• [Problem to work on] Find the line with "Assume a noisy-OR" in the entries below. Repeat it, every following line, and the line with "Tonight the alarm", exactly and with nothing added.

Records from a collection
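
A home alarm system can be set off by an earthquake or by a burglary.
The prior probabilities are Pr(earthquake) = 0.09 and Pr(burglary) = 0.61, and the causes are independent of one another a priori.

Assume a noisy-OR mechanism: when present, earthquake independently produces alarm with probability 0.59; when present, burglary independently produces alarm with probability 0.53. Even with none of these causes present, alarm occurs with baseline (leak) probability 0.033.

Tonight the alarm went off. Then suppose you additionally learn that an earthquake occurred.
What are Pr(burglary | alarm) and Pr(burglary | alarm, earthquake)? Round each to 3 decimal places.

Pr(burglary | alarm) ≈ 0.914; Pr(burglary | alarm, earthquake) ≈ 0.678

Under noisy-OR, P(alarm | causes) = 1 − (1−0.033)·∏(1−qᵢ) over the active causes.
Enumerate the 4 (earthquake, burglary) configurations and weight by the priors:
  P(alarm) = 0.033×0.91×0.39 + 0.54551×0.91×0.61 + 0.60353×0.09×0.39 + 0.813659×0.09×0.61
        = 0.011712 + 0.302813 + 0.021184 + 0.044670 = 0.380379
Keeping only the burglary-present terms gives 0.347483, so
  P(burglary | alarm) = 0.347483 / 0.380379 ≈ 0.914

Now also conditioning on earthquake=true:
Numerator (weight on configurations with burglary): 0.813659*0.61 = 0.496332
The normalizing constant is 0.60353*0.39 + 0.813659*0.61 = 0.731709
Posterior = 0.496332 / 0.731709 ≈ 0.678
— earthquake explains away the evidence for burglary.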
--
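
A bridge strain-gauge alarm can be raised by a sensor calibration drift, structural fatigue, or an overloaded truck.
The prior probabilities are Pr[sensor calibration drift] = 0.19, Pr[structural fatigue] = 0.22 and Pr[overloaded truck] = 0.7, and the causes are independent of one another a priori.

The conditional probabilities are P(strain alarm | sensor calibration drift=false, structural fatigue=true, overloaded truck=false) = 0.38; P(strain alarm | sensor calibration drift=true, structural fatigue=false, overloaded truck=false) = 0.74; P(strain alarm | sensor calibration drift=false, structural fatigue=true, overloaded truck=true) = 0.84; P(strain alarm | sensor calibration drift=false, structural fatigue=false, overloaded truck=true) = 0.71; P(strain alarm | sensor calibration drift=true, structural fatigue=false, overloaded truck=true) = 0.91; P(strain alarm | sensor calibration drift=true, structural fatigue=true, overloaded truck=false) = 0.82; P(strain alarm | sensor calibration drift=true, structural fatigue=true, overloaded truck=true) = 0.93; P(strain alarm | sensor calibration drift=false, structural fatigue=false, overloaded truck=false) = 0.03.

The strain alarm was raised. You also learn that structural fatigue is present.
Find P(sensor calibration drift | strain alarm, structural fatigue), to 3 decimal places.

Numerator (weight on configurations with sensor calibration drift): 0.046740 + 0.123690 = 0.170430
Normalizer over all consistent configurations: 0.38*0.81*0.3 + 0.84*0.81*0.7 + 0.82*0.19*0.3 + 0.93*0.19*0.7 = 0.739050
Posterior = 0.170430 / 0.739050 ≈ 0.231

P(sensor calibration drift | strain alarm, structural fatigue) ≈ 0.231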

• [Problem solution]
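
Assume a noisy-OR mechanism: when present, earthquake independently produces alarm with probability 0.59; when present, burglary independently produces alarm with probability 0.53. Even with none of these causes present, alarm occurs with baseline (leak) probability 0.033.

Tonight the alarm went off. Then suppose you additionally learn that an earthquake occurred.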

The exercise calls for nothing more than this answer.